Write out, character for character, the line containing "tube #4 | Mix" and all lines after it up to the end of the listing.
#### DATA
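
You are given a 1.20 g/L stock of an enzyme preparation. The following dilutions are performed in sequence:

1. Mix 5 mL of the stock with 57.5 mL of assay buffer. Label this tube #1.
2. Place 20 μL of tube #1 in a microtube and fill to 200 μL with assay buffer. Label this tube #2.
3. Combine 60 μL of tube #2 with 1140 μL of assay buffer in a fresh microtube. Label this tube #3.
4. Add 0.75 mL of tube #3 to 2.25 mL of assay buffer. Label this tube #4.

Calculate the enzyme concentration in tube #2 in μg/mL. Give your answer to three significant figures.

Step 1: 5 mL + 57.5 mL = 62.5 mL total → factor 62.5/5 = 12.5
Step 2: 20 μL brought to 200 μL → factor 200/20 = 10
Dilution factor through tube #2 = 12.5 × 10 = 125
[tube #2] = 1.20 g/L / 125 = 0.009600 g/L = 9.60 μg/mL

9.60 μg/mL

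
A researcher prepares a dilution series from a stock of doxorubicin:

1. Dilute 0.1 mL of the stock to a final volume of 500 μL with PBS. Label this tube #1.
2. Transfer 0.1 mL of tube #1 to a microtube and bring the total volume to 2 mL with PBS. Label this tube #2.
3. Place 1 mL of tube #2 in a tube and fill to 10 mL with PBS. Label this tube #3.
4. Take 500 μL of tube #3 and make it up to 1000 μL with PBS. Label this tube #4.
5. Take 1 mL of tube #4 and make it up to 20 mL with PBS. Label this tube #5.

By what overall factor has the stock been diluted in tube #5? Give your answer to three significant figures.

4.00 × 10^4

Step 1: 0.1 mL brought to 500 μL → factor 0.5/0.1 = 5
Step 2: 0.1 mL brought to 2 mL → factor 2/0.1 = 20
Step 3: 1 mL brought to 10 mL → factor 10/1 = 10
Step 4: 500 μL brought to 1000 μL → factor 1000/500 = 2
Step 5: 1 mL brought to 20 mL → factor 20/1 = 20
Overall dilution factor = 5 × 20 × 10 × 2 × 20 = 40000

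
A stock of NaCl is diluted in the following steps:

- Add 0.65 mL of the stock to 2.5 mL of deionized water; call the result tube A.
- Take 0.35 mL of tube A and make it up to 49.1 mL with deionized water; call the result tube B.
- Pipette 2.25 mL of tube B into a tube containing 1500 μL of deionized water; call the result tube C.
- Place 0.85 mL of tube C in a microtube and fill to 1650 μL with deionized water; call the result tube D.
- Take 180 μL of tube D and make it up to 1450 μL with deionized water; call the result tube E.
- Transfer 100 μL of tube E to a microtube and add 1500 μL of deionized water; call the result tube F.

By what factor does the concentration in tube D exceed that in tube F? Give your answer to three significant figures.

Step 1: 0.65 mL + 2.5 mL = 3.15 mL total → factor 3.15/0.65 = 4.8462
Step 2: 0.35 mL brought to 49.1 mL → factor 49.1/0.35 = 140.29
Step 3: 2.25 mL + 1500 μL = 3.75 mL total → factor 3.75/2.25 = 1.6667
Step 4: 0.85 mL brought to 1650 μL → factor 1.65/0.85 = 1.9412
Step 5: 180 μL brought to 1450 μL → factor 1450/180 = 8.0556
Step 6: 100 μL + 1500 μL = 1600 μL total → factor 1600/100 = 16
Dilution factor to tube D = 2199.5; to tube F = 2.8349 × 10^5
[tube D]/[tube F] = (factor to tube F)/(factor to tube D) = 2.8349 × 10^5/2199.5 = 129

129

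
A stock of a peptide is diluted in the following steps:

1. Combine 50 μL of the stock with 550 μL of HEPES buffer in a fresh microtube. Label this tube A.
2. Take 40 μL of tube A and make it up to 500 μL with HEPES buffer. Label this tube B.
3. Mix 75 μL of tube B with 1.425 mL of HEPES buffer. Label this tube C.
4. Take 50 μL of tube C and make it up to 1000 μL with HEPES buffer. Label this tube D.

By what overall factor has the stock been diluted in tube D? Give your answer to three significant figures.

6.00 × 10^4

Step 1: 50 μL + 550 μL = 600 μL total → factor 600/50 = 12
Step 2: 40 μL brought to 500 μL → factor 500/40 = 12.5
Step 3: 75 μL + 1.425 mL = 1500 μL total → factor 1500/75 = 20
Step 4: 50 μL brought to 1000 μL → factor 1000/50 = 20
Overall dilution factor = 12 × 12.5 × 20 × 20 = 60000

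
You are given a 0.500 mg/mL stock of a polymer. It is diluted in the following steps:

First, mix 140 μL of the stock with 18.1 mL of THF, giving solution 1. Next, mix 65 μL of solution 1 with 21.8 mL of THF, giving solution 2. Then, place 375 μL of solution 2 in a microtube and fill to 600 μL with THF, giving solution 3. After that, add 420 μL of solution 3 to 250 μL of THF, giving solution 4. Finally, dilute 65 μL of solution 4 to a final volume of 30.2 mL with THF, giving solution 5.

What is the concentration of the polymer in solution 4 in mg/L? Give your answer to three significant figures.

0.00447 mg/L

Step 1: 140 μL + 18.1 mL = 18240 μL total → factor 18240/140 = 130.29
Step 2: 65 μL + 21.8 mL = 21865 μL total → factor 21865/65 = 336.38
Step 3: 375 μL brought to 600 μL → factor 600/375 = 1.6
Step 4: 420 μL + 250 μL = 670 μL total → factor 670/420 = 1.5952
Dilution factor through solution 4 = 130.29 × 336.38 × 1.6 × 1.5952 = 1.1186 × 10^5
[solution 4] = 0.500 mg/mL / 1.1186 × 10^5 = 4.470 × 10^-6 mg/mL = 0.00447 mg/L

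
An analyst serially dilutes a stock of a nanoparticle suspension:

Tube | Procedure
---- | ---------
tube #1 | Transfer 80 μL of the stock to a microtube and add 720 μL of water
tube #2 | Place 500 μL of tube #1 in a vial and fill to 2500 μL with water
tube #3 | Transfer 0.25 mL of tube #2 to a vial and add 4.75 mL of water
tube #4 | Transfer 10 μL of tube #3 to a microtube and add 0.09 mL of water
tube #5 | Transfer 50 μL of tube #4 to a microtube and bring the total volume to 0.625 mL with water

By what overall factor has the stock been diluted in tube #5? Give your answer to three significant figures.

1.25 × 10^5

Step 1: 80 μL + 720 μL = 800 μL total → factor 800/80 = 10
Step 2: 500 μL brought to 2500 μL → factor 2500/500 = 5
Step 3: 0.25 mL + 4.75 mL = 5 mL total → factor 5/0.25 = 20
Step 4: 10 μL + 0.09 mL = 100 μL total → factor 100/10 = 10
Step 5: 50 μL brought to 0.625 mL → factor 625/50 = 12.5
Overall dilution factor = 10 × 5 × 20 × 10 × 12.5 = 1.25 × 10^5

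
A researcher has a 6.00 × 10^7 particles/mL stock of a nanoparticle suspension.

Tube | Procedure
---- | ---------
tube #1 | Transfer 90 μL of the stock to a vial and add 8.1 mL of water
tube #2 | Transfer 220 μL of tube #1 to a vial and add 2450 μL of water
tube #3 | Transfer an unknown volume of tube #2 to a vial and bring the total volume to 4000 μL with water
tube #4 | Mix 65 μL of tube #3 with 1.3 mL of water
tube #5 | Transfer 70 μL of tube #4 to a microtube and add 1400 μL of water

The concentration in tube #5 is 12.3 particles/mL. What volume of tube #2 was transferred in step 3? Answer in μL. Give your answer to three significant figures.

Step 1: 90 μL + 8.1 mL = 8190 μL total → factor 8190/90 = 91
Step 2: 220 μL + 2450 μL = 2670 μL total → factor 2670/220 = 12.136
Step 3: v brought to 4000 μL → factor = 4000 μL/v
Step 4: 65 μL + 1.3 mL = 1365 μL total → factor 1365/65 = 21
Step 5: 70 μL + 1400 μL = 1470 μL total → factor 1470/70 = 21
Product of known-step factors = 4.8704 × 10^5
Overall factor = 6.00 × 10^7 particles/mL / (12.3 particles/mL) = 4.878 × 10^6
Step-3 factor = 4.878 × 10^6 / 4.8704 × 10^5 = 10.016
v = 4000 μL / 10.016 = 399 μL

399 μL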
########
RESPONSE TO THIS TASK:
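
tube #4 | Mix 65 μL of tube #3 with 1.3 mL of water
tube #5 | Transfer 70 μL of tube #4 to a microtube and add 1400 μL of water

The concentration in tube #5 is 12.3 particles/mL. What volume of tube #2 was transferred in step 3? Answer in μL. Give your answer to three significant figures.

Step 1: 90 μL + 8.1 mL = 8190 μL total → factor 8190/90 = 91
Step 2: 220 μL + 2450 μL = 2670 μL total → factor 2670/220 = 12.136
Step 3: v brought to 4000 μL → factor = 4000 μL/v
Step 4: 65 μL + 1.3 mL = 1365 μL total → factor 1365/65 = 21
Step 5: 70 μL + 1400 μL = 1470 μL total → factor 1470/70 = 21
Product of known-step factors = 4.8704 × 10^5
Overall factor = 6.00 × 10^7 particles/mL / (12.3 particles/mL) = 4.878 × 10^6
Step-3 factor = 4.878 × 10^6 / 4.8704 × 10^5 = 10.016
v = 4000 μL / 10.016 = 399 μL

399 μL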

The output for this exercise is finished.